THE TASK: From the records below, copy each line in which the string "table" occurs.

INPUT DATA:

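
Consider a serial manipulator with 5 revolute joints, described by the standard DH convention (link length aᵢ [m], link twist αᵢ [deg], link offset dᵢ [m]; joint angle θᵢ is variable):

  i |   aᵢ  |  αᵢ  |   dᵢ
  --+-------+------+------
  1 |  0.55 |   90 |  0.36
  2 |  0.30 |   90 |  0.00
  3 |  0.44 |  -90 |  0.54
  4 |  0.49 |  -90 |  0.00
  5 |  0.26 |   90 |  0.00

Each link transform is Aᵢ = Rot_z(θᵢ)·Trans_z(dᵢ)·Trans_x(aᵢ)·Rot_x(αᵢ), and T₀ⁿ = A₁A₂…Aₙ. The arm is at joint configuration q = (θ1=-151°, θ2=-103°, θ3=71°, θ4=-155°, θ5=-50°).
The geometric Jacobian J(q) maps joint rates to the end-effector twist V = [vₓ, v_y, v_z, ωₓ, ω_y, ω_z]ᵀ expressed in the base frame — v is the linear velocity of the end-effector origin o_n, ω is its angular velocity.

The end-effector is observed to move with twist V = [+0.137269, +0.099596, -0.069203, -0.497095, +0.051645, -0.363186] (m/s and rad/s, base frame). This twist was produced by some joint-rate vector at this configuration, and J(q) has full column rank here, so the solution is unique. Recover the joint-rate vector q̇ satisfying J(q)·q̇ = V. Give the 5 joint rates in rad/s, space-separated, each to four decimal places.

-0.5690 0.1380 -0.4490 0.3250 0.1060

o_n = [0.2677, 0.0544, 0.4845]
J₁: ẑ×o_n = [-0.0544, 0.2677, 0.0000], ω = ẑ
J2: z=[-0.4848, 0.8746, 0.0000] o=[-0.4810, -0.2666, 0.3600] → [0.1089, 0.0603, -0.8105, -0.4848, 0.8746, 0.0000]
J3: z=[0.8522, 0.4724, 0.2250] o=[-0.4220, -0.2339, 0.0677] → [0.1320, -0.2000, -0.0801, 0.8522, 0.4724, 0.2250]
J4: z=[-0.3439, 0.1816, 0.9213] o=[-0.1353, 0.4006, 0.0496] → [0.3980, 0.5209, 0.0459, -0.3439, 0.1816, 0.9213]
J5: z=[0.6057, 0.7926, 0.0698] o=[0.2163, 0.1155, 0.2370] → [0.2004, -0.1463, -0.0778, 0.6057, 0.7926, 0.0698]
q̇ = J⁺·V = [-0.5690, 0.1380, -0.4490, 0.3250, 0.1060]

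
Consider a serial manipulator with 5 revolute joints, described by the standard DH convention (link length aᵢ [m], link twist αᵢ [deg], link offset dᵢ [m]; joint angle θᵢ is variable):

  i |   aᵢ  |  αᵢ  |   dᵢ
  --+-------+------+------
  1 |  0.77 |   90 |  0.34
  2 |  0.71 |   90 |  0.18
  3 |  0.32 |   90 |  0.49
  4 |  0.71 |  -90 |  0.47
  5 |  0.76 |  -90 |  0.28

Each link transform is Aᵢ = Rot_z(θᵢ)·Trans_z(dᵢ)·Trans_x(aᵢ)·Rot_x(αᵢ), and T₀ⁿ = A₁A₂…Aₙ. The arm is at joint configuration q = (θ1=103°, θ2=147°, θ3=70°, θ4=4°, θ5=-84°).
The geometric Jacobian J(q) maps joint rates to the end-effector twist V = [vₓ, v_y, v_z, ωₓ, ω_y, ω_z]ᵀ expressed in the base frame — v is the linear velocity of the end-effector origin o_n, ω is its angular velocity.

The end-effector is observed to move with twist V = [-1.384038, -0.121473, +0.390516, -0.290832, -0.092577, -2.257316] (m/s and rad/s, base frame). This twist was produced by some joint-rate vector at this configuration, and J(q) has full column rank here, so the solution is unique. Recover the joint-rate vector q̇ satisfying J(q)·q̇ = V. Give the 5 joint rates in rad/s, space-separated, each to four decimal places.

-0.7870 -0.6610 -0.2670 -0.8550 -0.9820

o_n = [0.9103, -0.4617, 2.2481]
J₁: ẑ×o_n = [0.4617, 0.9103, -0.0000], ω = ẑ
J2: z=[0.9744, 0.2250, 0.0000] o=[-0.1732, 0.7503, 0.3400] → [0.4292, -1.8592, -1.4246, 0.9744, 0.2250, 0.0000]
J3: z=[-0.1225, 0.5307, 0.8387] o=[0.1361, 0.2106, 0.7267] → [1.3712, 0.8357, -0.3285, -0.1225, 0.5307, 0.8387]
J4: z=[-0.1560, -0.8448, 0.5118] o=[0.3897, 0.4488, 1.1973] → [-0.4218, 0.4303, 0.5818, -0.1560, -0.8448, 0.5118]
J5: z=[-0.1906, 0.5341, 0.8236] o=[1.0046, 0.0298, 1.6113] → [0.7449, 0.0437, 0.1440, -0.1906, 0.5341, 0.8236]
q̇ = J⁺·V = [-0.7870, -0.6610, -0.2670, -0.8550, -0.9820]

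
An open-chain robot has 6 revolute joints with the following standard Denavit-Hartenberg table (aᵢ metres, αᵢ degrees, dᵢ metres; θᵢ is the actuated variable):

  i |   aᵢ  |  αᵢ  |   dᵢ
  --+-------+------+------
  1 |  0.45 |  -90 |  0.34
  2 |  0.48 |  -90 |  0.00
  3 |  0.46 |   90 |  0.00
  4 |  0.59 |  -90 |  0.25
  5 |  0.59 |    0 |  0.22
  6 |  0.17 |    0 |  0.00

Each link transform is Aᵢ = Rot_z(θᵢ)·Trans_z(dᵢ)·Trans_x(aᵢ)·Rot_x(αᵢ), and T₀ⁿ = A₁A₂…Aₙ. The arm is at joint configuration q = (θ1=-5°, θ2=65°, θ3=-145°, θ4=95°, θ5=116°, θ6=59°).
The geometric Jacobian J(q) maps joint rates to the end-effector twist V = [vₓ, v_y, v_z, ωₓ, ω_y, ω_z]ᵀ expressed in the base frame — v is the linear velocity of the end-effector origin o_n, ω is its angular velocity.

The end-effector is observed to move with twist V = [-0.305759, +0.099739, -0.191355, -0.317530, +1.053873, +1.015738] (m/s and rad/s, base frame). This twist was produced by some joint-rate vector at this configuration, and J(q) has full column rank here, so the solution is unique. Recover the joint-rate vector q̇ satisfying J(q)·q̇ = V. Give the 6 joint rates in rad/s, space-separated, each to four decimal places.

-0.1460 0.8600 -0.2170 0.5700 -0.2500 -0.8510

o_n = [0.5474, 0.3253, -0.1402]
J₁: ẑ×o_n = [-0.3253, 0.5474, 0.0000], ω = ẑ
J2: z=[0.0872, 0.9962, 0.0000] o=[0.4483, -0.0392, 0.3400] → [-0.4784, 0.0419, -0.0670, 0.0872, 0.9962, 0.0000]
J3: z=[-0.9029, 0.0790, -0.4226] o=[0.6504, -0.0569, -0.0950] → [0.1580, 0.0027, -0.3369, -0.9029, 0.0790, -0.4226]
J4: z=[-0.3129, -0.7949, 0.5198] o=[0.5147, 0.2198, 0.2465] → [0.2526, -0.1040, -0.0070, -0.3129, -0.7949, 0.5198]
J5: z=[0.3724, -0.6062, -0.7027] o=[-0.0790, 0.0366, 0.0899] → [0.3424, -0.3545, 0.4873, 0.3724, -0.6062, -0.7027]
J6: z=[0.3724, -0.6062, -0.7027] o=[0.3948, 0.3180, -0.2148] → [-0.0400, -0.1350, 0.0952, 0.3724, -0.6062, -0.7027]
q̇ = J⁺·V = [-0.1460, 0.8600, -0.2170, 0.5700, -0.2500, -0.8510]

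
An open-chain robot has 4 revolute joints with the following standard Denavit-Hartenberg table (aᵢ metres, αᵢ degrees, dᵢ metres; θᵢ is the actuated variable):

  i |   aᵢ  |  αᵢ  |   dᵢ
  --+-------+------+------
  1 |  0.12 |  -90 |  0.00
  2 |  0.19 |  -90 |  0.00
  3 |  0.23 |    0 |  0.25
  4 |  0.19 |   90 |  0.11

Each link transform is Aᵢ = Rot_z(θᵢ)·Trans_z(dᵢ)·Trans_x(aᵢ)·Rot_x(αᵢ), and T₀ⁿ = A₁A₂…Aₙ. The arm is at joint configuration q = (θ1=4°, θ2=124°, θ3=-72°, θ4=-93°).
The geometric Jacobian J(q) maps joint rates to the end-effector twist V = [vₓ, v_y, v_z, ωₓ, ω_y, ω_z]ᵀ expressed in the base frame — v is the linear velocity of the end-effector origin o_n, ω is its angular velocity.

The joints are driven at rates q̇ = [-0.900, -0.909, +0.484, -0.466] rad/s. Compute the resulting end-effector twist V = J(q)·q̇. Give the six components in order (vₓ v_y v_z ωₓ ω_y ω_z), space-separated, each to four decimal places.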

EXERCISE RESPONSE:
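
An open-chain robot has 6 revolute joints with the following standard Denavit-Hartenberg table (aᵢ metres, αᵢ degrees, dᵢ metres; θᵢ is the actuated variable):
An open-chain robot has 4 revolute joints with the following standard Denavit-Hartenberg table (aᵢ metres, αᵢ degrees, dᵢ metres; θᵢ is the actuated variable):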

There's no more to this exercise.